Your job with the data below: print everything from the line that holds "A procedure has" down to the line that holds "For minimal SSA", ends included, exactly, and nothing else.

Provided records ▸
⁂

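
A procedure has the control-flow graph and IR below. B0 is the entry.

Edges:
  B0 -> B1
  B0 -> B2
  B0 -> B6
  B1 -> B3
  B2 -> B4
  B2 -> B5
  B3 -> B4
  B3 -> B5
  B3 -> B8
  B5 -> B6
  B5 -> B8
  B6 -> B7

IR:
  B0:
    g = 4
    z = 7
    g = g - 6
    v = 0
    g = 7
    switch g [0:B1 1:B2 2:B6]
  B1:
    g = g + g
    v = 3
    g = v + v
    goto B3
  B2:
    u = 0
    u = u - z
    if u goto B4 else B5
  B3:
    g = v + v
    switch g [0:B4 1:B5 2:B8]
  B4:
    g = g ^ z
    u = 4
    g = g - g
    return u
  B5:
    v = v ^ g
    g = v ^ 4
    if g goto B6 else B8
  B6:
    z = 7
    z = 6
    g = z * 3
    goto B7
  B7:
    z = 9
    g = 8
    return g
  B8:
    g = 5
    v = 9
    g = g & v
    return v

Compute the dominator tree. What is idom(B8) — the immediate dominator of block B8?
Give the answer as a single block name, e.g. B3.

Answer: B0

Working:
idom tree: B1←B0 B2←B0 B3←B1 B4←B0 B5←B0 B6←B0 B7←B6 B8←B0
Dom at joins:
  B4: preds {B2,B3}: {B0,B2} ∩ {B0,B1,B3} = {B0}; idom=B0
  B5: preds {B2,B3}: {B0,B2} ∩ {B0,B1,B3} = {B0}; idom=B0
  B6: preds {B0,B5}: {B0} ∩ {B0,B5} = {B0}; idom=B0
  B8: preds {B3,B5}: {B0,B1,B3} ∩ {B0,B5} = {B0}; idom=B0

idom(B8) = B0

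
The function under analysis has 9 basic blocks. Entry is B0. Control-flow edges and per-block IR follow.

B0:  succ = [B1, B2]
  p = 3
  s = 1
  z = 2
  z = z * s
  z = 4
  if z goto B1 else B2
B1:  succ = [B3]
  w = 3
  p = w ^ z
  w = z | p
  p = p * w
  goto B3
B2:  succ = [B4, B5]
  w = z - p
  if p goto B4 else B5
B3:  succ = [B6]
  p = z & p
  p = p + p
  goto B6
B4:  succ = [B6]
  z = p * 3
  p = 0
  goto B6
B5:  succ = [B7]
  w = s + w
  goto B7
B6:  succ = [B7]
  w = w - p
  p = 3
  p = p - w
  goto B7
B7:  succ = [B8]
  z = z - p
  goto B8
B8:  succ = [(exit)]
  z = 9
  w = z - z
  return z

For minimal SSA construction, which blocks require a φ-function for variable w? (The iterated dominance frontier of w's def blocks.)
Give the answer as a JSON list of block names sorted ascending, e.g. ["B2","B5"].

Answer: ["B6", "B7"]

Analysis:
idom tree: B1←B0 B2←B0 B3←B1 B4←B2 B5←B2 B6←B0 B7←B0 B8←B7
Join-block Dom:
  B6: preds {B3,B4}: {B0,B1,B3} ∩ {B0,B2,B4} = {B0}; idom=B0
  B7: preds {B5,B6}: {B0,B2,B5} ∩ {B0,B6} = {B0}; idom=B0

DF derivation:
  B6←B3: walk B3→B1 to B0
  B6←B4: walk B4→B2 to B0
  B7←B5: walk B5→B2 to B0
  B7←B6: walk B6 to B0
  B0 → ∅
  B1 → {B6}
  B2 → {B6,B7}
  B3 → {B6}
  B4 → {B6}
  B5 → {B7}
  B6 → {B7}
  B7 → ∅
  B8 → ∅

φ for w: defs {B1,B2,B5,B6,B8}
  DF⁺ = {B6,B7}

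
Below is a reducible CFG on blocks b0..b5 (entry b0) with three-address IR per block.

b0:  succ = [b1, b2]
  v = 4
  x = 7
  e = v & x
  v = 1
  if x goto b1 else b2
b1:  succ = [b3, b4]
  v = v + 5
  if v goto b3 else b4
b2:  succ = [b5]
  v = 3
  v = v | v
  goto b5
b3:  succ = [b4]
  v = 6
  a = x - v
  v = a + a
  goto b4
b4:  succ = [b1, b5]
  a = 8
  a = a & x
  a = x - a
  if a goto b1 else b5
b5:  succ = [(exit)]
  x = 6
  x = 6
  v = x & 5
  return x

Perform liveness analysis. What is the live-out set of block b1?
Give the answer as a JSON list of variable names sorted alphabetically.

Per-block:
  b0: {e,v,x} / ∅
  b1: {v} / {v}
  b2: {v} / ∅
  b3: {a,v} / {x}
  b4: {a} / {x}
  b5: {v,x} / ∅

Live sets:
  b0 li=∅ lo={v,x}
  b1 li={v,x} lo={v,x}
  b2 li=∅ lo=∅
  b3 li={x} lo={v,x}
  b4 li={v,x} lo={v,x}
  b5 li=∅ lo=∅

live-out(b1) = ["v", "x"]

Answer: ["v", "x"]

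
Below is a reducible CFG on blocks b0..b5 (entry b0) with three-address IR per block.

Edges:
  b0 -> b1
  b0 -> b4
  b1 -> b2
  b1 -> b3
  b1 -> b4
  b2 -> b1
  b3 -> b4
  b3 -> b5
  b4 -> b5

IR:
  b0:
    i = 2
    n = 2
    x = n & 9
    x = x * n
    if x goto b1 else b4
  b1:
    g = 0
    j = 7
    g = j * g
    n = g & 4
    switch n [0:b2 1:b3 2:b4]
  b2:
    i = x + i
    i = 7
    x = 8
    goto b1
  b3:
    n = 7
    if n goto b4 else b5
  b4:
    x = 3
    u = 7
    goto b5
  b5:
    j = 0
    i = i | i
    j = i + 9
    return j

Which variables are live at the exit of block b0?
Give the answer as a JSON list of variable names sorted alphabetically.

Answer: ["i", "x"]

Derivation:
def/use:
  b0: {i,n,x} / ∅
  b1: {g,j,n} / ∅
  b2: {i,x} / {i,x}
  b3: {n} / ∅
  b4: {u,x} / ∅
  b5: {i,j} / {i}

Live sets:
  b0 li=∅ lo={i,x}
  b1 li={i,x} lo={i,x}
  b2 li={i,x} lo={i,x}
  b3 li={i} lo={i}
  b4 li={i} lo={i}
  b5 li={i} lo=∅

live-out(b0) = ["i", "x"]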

⁂

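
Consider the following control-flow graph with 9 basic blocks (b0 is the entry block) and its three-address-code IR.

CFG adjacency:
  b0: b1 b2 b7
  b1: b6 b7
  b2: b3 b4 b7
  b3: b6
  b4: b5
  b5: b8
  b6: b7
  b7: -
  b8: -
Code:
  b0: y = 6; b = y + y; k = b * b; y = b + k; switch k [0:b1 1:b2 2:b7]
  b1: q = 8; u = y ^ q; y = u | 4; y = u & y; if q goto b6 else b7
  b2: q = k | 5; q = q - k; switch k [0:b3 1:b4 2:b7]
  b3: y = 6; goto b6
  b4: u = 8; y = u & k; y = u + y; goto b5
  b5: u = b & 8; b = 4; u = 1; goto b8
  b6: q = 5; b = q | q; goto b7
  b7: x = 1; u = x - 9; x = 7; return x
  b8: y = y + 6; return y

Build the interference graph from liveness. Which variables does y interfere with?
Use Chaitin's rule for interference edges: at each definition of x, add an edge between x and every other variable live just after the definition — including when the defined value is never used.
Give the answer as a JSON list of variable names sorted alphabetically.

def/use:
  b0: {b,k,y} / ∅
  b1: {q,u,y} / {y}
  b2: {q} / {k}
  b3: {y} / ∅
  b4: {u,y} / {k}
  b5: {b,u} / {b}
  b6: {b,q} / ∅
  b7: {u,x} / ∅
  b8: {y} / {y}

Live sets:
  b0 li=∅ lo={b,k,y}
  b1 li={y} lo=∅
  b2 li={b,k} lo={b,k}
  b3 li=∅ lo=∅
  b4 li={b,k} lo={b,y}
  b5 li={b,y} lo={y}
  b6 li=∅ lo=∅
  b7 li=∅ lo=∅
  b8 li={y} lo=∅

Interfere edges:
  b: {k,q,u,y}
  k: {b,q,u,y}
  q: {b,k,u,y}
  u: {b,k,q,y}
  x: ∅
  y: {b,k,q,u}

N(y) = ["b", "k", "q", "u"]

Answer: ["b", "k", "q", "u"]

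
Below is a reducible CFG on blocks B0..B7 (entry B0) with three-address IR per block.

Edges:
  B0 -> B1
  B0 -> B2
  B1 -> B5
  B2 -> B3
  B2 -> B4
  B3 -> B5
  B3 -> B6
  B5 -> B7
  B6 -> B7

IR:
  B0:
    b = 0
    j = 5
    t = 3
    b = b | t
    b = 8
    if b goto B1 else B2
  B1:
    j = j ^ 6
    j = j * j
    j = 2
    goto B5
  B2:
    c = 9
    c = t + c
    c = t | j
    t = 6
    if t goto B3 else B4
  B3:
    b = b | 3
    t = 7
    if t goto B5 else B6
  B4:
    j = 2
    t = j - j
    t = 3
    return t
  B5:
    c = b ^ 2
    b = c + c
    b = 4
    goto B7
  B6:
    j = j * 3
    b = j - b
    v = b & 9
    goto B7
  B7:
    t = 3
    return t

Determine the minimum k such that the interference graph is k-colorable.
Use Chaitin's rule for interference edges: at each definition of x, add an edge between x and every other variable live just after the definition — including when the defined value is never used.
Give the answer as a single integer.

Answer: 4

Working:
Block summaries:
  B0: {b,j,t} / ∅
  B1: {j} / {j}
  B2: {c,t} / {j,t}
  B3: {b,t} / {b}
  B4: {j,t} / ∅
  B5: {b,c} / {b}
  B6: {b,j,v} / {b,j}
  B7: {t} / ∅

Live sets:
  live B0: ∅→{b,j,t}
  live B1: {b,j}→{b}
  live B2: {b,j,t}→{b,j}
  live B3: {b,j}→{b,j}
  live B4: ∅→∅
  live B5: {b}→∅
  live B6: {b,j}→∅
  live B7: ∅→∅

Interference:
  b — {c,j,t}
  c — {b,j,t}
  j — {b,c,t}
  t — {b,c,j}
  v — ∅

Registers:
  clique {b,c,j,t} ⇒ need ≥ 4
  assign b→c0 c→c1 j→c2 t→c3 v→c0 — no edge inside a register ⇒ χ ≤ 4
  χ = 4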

⁂

Solution to the problem ▸
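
A procedure has the control-flow graph and IR below. B0 is the entry.

Edges:
  B0 -> B1
  B0 -> B2
  B0 -> B6
  B1 -> B3
  B2 -> B4
  B2 -> B5
  B3 -> B4
  B3 -> B5
  B3 -> B8
  B5 -> B6
  B5 -> B8
  B6 -> B7

IR:
  B0:
    g = 4
    z = 7
    g = g - 6
    v = 0
    g = 7
    switch g [0:B1 1:B2 2:B6]
  B1:
    g = g + g
    v = 3
    g = v + v
    goto B3
  B2:
    u = 0
    u = u - z
    if u goto B4 else B5
  B3:
    g = v + v
    switch g [0:B4 1:B5 2:B8]
  B4:
    g = g ^ z
    u = 4
    g = g - g
    return u
  B5:
    v = v ^ g
    g = v ^ 4
    if g goto B6 else B8
  B6:
    z = 7
    z = 6
    g = z * 3
    goto B7
  B7:
    z = 9
    g = 8
    return g
  B8:
    g = 5
    v = 9
    g = g & v
    return v

Compute the dominator tree. What is idom(B8) — the immediate dominator of block B8?
Give the answer as a single block name, e.g. B3.

Answer: B0

Working:
idom tree: B1←B0 B2←B0 B3←B1 B4←B0 B5←B0 B6←B0 B7←B6 B8←B0
Dom at joins:
  B4: preds {B2,B3}: {B0,B2} ∩ {B0,B1,B3} = {B0}; idom=B0
  B5: preds {B2,B3}: {B0,B2} ∩ {B0,B1,B3} = {B0}; idom=B0
  B6: preds {B0,B5}: {B0} ∩ {B0,B5} = {B0}; idom=B0
  B8: preds {B3,B5}: {B0,B1,B3} ∩ {B0,B5} = {B0}; idom=B0

idom(B8) = B0

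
The function under analysis has 9 basic blocks. Entry is B0. Control-flow edges and per-block IR follow.

B0:  succ = [B1, B2]
  p = 3
  s = 1
  z = 2
  z = z * s
  z = 4
  if z goto B1 else B2
B1:  succ = [B3]
  w = 3
  p = w ^ z
  w = z | p
  p = p * w
  goto B3
B2:  succ = [B4, B5]
  w = z - p
  if p goto B4 else B5
B3:  succ = [B6]
  p = z & p
  p = p + p
  goto B6
B4:  succ = [B6]
  z = p * 3
  p = 0
  goto B6
B5:  succ = [B7]
  w = s + w
  goto B7
B6:  succ = [B7]
  w = w - p
  p = 3
  p = p - w
  goto B7
B7:  succ = [B8]
  z = z - p
  goto B8
B8:  succ = [(exit)]
  z = 9
  w = z - z
  return z

For minimal SSA construction, which blocks require a φ-function for variable w? (The iterated dominance frontier of w's def blocks.)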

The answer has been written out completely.